*Description of the task*: Can you quote the lines below exactly, starting at the line with "Calculate the grain fineness number (GFN)." and going through the last one?

[Stored items]
○ ○ ○ ○ ○ ○ ○
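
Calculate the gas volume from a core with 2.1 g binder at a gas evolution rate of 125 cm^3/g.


Formula: V_gas = W_binder * gas_evolution_rate
V = 2.1 g * 125 cm^3/g = 262.5000 cm^3

262.5000 cm^3


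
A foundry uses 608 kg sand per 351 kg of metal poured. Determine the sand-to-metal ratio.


Formula: Sand-to-Metal Ratio = W_sand / W_metal
Ratio = 608 kg / 351 kg = 1.7322


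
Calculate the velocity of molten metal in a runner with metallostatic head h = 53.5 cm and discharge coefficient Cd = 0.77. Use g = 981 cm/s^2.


Formula: v = Cd * sqrt(2 * g * h)  (Torricelli with discharge coefficient)
2*g*h = 2 * 981 * 53.5 = 104967.0 cm^2/s^2
sqrt(104967.0) = 323.98611 cm/s
v = 0.77 * 323.98611 = 249.4693 cm/s

Answer: 249.4693 cm/s


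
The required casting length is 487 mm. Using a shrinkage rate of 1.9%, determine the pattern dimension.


Formula: L_pattern = L_casting * (1 + shrinkage_rate/100)
Shrinkage factor = 1 + 1.9/100 = 1.019
L_pattern = 487 mm * 1.019 = 496.2530 mm


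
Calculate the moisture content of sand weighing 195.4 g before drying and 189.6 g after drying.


Formula: MC = (W_wet - W_dry) / W_wet * 100
Water mass = 195.4 - 189.6 = 5.8 g
MC = 5.8 / 195.4 * 100 = 2.9683%

2.9683%


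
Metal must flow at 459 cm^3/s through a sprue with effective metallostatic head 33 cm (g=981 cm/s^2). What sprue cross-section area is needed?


Formula: v = sqrt(2*g*h), A = Q/v
Velocity: v = sqrt(2 * 981 * 33) = sqrt(64746) = 254.4524 cm/s
Sprue area: A = Q / v = 459 / 254.4524 = 1.8039 cm^2


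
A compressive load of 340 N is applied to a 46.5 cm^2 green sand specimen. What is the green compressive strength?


Formula: Compressive Strength = Force / Area
Strength = 340 N / 46.5 cm^2 = 7.3118 N/cm^2


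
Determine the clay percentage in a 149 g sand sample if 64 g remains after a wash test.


Formula: Clay% = (W_total - W_washed) / W_total * 100
Clay mass = 149 - 64 = 85 g
Clay% = 85 / 149 * 100 = 57.0470%


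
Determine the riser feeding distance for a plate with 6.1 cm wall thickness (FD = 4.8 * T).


Formula: FD = 4.8 * T  (riser feeding-distance rule)
FD = 4.8 * 6.1 cm = 29.2800 cm

Answer: 29.2800 cm


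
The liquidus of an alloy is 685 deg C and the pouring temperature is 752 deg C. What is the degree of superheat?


Formula: Superheat = T_pour - T_melt
Superheat = 752 - 685 = 67 deg C

67 deg C


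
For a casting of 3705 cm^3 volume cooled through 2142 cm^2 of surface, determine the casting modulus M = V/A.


Formula: Casting Modulus M = V / A
M = 3705 cm^3 / 2142 cm^2 = 1.7297 cm

Answer: 1.7297 cm


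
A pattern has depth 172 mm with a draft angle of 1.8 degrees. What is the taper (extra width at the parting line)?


Formula: taper = depth * tan(draft_angle)
tan(1.8 deg) = 0.0314263
taper = 172 mm * 0.0314263 = 5.4053 mm

Answer: 5.4053 mm


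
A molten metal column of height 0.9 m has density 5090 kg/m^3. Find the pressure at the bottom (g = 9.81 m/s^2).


Formula: P = rho * g * h
rho * g = 5090 * 9.81 = 49932.9 N/m^3
P = 49932.9 * 0.9 = 44939.6100 Pa

44939.6100 Pa


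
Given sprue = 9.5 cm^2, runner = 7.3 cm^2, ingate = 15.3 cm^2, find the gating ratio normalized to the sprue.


Sprue:Runner:Ingate = 1 : 7.3/9.5 : 15.3/9.5 = 1:0.77:1.61


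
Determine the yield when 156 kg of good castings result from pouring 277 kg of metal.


Formula: Casting Yield = (W_good / W_total) * 100
Yield = (156 kg / 277 kg) * 100 = 56.3177%

Final answer: 56.3177%


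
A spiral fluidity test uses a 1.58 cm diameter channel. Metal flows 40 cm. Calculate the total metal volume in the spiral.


Formula: V = pi * (d/2)^2 * L  (cylinder volume)
Radius = 1.58/2 = 0.79 cm
V = pi * 0.79^2 * 40 = 78.4267 cm^3

78.4267 cm^3


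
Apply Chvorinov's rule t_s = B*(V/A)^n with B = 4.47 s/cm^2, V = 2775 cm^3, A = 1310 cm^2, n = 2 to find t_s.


Formula: t_s = B * (V/A)^n  (Chvorinov's rule, n=2)
Modulus M = V/A = 2775/1310 = 2.118321 cm
M^2 = 2.118321^2 = 4.487284 cm^2
t_s = 4.47 * 4.487284 = 20.0582 s


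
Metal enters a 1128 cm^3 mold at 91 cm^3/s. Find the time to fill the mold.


Formula: t_fill = V_mold / Q_flow
t = 1128 cm^3 / 91 cm^3/s = 12.3956 s

Final answer: 12.3956 s


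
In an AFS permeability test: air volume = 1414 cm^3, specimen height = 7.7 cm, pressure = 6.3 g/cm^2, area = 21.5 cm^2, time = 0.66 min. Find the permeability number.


Formula: Permeability Number P = (V * H) / (p * A * t)
Numerator: V * H = 1414 * 7.7 = 10887.8
Denominator: p * A * t = 6.3 * 21.5 * 0.66 = 89.397
P = 10887.8 / 89.397 = 121.7916


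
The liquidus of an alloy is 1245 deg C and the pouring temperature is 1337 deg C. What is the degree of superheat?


Formula: Superheat = T_pour - T_melt
Superheat = 1337 - 1245 = 92 deg C

Answer: 92 deg C


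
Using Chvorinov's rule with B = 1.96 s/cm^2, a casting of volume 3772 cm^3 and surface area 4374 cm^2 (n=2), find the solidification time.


Formula: t_s = B * (V/A)^n  (Chvorinov's rule, n=2)
Modulus M = V/A = 3772/4374 = 0.862369 cm
M^2 = 0.862369^2 = 0.743680 cm^2
t_s = 1.96 * 0.743680 = 1.4576 s

1.4576 s


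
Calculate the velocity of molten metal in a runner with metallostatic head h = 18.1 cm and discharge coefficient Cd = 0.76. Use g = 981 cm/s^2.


Formula: v = Cd * sqrt(2 * g * h)  (Torricelli with discharge coefficient)
2*g*h = 2 * 981 * 18.1 = 35512.2 cm^2/s^2
sqrt(35512.2) = 188.44681 cm/s
v = 0.76 * 188.44681 = 143.2196 cm/s

143.2196 cm/s


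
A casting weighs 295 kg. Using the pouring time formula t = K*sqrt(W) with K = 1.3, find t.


Formula: t = K * sqrt(W)
sqrt(W) = sqrt(295) = 17.17556
t = 1.3 * 17.17556 = 22.3282 s

Final answer: 22.3282 s


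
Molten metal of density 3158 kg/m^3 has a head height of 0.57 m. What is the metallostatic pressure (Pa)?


Formula: P = rho * g * h
rho * g = 3158 * 9.81 = 30979.98 N/m^3
P = 30979.98 * 0.57 = 17658.5886 Pa

17658.5886 Pa


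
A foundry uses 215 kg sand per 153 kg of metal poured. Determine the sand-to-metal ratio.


Formula: Sand-to-Metal Ratio = W_sand / W_metal
Ratio = 215 kg / 153 kg = 1.4052


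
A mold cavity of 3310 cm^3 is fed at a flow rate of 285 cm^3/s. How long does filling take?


Formula: t_fill = V_mold / Q_flow
t = 3310 cm^3 / 285 cm^3/s = 11.6140 s

Final answer: 11.6140 s


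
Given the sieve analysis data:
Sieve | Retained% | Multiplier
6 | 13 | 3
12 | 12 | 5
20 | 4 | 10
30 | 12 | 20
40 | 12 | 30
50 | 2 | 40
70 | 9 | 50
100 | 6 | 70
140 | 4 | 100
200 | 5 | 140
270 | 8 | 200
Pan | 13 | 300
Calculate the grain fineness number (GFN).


Formula: GFN = sum(pct * multiplier) / sum(pct)
sum(pct * multiplier) = 8289
sum(pct) = 100
GFN = 8289 / 100 = 82.89

Answer: 82.89


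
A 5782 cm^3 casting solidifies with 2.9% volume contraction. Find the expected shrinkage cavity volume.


Formula: V_shrink = V_casting * shrinkage_pct / 100
V_shrink = 5782 cm^3 * 2.9 / 100 = 167.6780 cm^3

Answer: 167.6780 cm^3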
○ ○ ○ ○ ○ ○ ○
*Expected answer*:
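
Calculate the grain fineness number (GFN).


Formula: GFN = sum(pct * multiplier) / sum(pct)
sum(pct * multiplier) = 8289
sum(pct) = 100
GFN = 8289 / 100 = 82.89

Answer: 82.89


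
A 5782 cm^3 casting solidifies with 2.9% volume contraction. Find the expected shrinkage cavity volume.


Formula: V_shrink = V_casting * shrinkage_pct / 100
V_shrink = 5782 cm^3 * 2.9 / 100 = 167.6780 cm^3

Answer: 167.6780 cm^3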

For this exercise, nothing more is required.